TASK BRIEF = Set down the entries once more exactly as they were written.

INFORMATION GIVEN =
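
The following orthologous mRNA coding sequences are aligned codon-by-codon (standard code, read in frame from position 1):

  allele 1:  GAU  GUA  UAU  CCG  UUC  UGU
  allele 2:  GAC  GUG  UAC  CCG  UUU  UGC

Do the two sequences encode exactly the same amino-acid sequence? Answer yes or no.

Codon 1: GAU Asp / GAC Asp — synonymous.
Codon 2: GUA Val / GUG Val — synonymous.
Codon 3: UAU Tyr / UAC Tyr — synonymous.
Codon 4: CCG Pro / CCG Pro — identical.
Codon 5: UUC Phe / UUU Phe — synonymous.
Codon 6: UGU Cys / UGC Cys — synonymous.
Nonsynonymous differences: 0 → same protein.

yes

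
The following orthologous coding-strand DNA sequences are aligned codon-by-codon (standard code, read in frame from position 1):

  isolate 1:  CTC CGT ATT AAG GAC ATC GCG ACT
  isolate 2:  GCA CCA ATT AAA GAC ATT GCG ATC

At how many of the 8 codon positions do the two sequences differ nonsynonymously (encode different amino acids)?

3

Codon 1: CTC Leu / GCA Ala — nonsynonymous.
Codon 2: CGT Arg / CCA Pro — nonsynonymous.
Codon 3: ATT Ile / ATT Ile — identical.
Codon 4: AAG Lys / AAA Lys — synonymous.
Codon 5: GAC Asp / GAC Asp — identical.
Codon 6: ATC Ile / ATT Ile — synonymous.
Codon 7: GCG Ala / GCG Ala — identical.
Codon 8: ACT Thr / ATC Ile — nonsynonymous.
Nonsynonymous differences: 3.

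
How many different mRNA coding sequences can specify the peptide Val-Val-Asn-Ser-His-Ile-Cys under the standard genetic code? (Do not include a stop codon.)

2304

Val: 4 codons.
Val: 4 codons.
Asn: 2 codons.
Ser: 6 codons.
His: 2 codons.
Ile: 3 codons.
Cys: 2 codons.
4 × 4 × 2 × 6 × 2 × 3 × 2 = 2304.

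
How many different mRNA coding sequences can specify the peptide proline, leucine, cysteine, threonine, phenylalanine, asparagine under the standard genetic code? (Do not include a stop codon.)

768

Pro: 4 codons.
Leu: 6 codons.
Cys: 2 codons.
Thr: 4 codons.
Phe: 2 codons.
Asn: 2 codons.
4 × 6 × 2 × 4 × 2 × 2 = 768.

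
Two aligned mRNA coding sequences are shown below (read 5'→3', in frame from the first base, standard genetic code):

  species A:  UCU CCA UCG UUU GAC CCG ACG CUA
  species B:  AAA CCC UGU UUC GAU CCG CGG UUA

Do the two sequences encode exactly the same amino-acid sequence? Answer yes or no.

no

Codon 1: UCU Ser / AAA Lys — nonsynonymous.
Codon 2: CCA Pro / CCC Pro — synonymous.
Codon 3: UCG Ser / UGU Cys — nonsynonymous.
Codon 4: UUU Phe / UUC Phe — synonymous.
Codon 5: GAC Asp / GAU Asp — synonymous.
Codon 6: CCG Pro / CCG Pro — identical.
Codon 7: ACG Thr / CGG Arg — nonsynonymous.
Codon 8: CUA Leu / UUA Leu — synonymous.
Nonsynonymous differences: 3 → different protein.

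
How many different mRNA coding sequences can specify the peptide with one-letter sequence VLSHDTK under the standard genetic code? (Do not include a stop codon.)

Val: 4 codons.
Leu: 6 codons.
Ser: 6 codons.
His: 2 codons.
Asp: 2 codons.
Thr: 4 codons.
Lys: 2 codons.
4 × 6 × 6 × 2 × 2 × 4 × 2 = 4608.

4608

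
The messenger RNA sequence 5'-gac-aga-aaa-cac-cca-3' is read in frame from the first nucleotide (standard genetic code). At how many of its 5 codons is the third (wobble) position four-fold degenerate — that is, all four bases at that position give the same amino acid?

Codon 1 GAC (Asp): third position 2-fold.
Codon 2 AGA (Arg): third position 2-fold.
Codon 3 AAA (Lys): third position 2-fold.
Codon 4 CAC (His): third position 2-fold.
Codon 5 CCA (Pro): third position 4-fold.
Four-fold degenerate third positions: 1.

1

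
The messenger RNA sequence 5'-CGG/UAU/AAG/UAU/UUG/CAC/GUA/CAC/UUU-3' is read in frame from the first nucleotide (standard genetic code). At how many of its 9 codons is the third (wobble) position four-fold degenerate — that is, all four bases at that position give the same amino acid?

2

Codon 1 CGG (Arg): third position 4-fold.
Codon 2 UAU (Tyr): third position 2-fold.
Codon 3 AAG (Lys): third position 2-fold.
Codon 4 UAU (Tyr): third position 2-fold.
Codon 5 UUG (Leu): third position 2-fold.
Codon 6 CAC (His): third position 2-fold.
Codon 7 GUA (Val): third position 4-fold.
Codon 8 CAC (His): third position 2-fold.
Codon 9 UUU (Phe): third position 2-fold.
Four-fold degenerate third positions: 2.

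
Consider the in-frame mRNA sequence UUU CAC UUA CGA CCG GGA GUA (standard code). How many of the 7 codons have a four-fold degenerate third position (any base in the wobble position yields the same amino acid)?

4

Codon 1 UUU (Phe): third position 2-fold.
Codon 2 CAC (His): third position 2-fold.
Codon 3 UUA (Leu): third position 2-fold.
Codon 4 CGA (Arg): third position 4-fold.
Codon 5 CCG (Pro): third position 4-fold.
Codon 6 GGA (Gly): third position 4-fold.
Codon 7 GUA (Val): third position 4-fold.
Four-fold degenerate third positions: 4.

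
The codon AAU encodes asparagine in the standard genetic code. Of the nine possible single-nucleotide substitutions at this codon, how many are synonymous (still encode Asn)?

1

Position 1: none → 0 synonymous.
Position 2: none → 0 synonymous.
Position 3: AAC → 1 synonymous.
Total: 0 + 0 + 1 = 1.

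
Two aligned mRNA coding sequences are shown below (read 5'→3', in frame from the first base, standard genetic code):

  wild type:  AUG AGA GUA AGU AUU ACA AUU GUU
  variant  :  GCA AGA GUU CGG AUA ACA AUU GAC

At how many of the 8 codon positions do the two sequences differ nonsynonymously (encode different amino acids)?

Codon 1: AUG Met / GCA Ala — nonsynonymous.
Codon 2: AGA Arg / AGA Arg — identical.
Codon 3: GUA Val / GUU Val — synonymous.
Codon 4: AGU Ser / CGG Arg — nonsynonymous.
Codon 5: AUU Ile / AUA Ile — synonymous.
Codon 6: ACA Thr / ACA Thr — identical.
Codon 7: AUU Ile / AUU Ile — identical.
Codon 8: GUU Val / GAC Asp — nonsynonymous.
Nonsynonymous differences: 3.

3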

PROBLEM SOLUTION =
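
The following orthologous mRNA coding sequences are aligned codon-by-codon (standard code, read in frame from position 1):

  allele 1:  GAU  GUA  UAU  CCG  UUC  UGU
  allele 2:  GAC  GUG  UAC  CCG  UUU  UGC

Do the two sequences encode exactly the same amino-acid sequence? Answer yes or no.

Codon 1: GAU Asp / GAC Asp — synonymous.
Codon 2: GUA Val / GUG Val — synonymous.
Codon 3: UAU Tyr / UAC Tyr — synonymous.
Codon 4: CCG Pro / CCG Pro — identical.
Codon 5: UUC Phe / UUU Phe — synonymous.
Codon 6: UGU Cys / UGC Cys — synonymous.
Nonsynonymous differences: 0 → same protein.

yes

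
The following orthologous coding-strand DNA sequences are aligned codon-by-codon (standard code, read in frame from position 1):

  isolate 1:  CTC CGT ATT AAG GAC ATC GCG ACT
  isolate 2:  GCA CCA ATT AAA GAC ATT GCG ATC

At how many of the 8 codon positions do the two sequences differ nonsynonymously (encode different amino acids)?

3

Codon 1: CTC Leu / GCA Ala — nonsynonymous.
Codon 2: CGT Arg / CCA Pro — nonsynonymous.
Codon 3: ATT Ile / ATT Ile — identical.
Codon 4: AAG Lys / AAA Lys — synonymous.
Codon 5: GAC Asp / GAC Asp — identical.
Codon 6: ATC Ile / ATT Ile — synonymous.
Codon 7: GCG Ala / GCG Ala — identical.
Codon 8: ACT Thr / ATC Ile — nonsynonymous.
Nonsynonymous differences: 3.

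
How many different mRNA coding sequences can specify the peptide Val-Val-Asn-Ser-His-Ile-Cys under the standard genetic code? (Do not include a stop codon.)

2304

Val: 4 codons.
Val: 4 codons.
Asn: 2 codons.
Ser: 6 codons.
His: 2 codons.
Ile: 3 codons.
Cys: 2 codons.
4 × 4 × 2 × 6 × 2 × 3 × 2 = 2304.

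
How many different mRNA coding sequences can specify the peptide proline, leucine, cysteine, threonine, phenylalanine, asparagine under the standard genetic code? (Do not include a stop codon.)

768

Pro: 4 codons.
Leu: 6 codons.
Cys: 2 codons.
Thr: 4 codons.
Phe: 2 codons.
Asn: 2 codons.
4 × 6 × 2 × 4 × 2 × 2 = 768.

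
Two aligned mRNA coding sequences are shown below (read 5'→3', in frame from the first base, standard genetic code):

  species A:  UCU CCA UCG UUU GAC CCG ACG CUA
  species B:  AAA CCC UGU UUC GAU CCG CGG UUA

Do the two sequences encode exactly the same amino-acid sequence? Answer yes or no.

no

Codon 1: UCU Ser / AAA Lys — nonsynonymous.
Codon 2: CCA Pro / CCC Pro — synonymous.
Codon 3: UCG Ser / UGU Cys — nonsynonymous.
Codon 4: UUU Phe / UUC Phe — synonymous.
Codon 5: GAC Asp / GAU Asp — synonymous.
Codon 6: CCG Pro / CCG Pro — identical.
Codon 7: ACG Thr / CGG Arg — nonsynonymous.
Codon 8: CUA Leu / UUA Leu — synonymous.
Nonsynonymous differences: 3 → different protein.

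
How many different mRNA coding sequences can specify the peptide with one-letter sequence VLSHDTK under the standard genetic code? (Do not include a stop codon.)

Val: 4 codons.
Leu: 6 codons.
Ser: 6 codons.
His: 2 codons.
Asp: 2 codons.
Thr: 4 codons.
Lys: 2 codons.
4 × 6 × 6 × 2 × 2 × 4 × 2 = 4608.

4608

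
The messenger RNA sequence 5'-gac-aga-aaa-cac-cca-3' is read in frame from the first nucleotide (standard genetic code). At how many of its 5 codons is the third (wobble) position four-fold degenerate — that is, all four bases at that position give the same amino acid?

Codon 1 GAC (Asp): third position 2-fold.
Codon 2 AGA (Arg): third position 2-fold.
Codon 3 AAA (Lys): third position 2-fold.
Codon 4 CAC (His): third position 2-fold.
Codon 5 CCA (Pro): third position 4-fold.
Four-fold degenerate third positions: 1.

1

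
The messenger RNA sequence 5'-CGG/UAU/AAG/UAU/UUG/CAC/GUA/CAC/UUU-3' is read in frame from the first nucleotide (standard genetic code). At how many of its 9 codons is the third (wobble) position four-fold degenerate — that is, all four bases at that position give the same amino acid?

2

Codon 1 CGG (Arg): third position 4-fold.
Codon 2 UAU (Tyr): third position 2-fold.
Codon 3 AAG (Lys): third position 2-fold.
Codon 4 UAU (Tyr): third position 2-fold.
Codon 5 UUG (Leu): third position 2-fold.
Codon 6 CAC (His): third position 2-fold.
Codon 7 GUA (Val): third position 4-fold.
Codon 8 CAC (His): third position 2-fold.
Codon 9 UUU (Phe): third position 2-fold.
Four-fold degenerate third positions: 2.

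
Consider the in-frame mRNA sequence UUU CAC UUA CGA CCG GGA GUA (standard code). How many of the 7 codons have a four-fold degenerate third position (any base in the wobble position yields the same amino acid)?

4

Codon 1 UUU (Phe): third position 2-fold.
Codon 2 CAC (His): third position 2-fold.
Codon 3 UUA (Leu): third position 2-fold.
Codon 4 CGA (Arg): third position 4-fold.
Codon 5 CCG (Pro): third position 4-fold.
Codon 6 GGA (Gly): third position 4-fold.
Codon 7 GUA (Val): third position 4-fold.
Four-fold degenerate third positions: 4.

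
The codon AAU encodes asparagine in the standard genetic code. Of the nine possible single-nucleotide substitutions at this codon, how many are synonymous (still encode Asn)?

1

Position 1: none → 0 synonymous.
Position 2: none → 0 synonymous.
Position 3: AAC → 1 synonymous.
Total: 0 + 0 + 1 = 1.

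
Two aligned mRNA coding sequences are shown below (read 5'→3', in frame from the first base, standard genetic code):

  wild type:  AUG AGA GUA AGU AUU ACA AUU GUU
  variant  :  GCA AGA GUU CGG AUA ACA AUU GAC

At how many of the 8 codon positions do the two sequences differ nonsynonymously (encode different amino acids)?

Codon 1: AUG Met / GCA Ala — nonsynonymous.
Codon 2: AGA Arg / AGA Arg — identical.
Codon 3: GUA Val / GUU Val — synonymous.
Codon 4: AGU Ser / CGG Arg — nonsynonymous.
Codon 5: AUU Ile / AUA Ile — synonymous.
Codon 6: ACA Thr / ACA Thr — identical.
Codon 7: AUU Ile / AUU Ile — identical.
Codon 8: GUU Val / GAC Asp — nonsynonymous.
Nonsynonymous differences: 3.

3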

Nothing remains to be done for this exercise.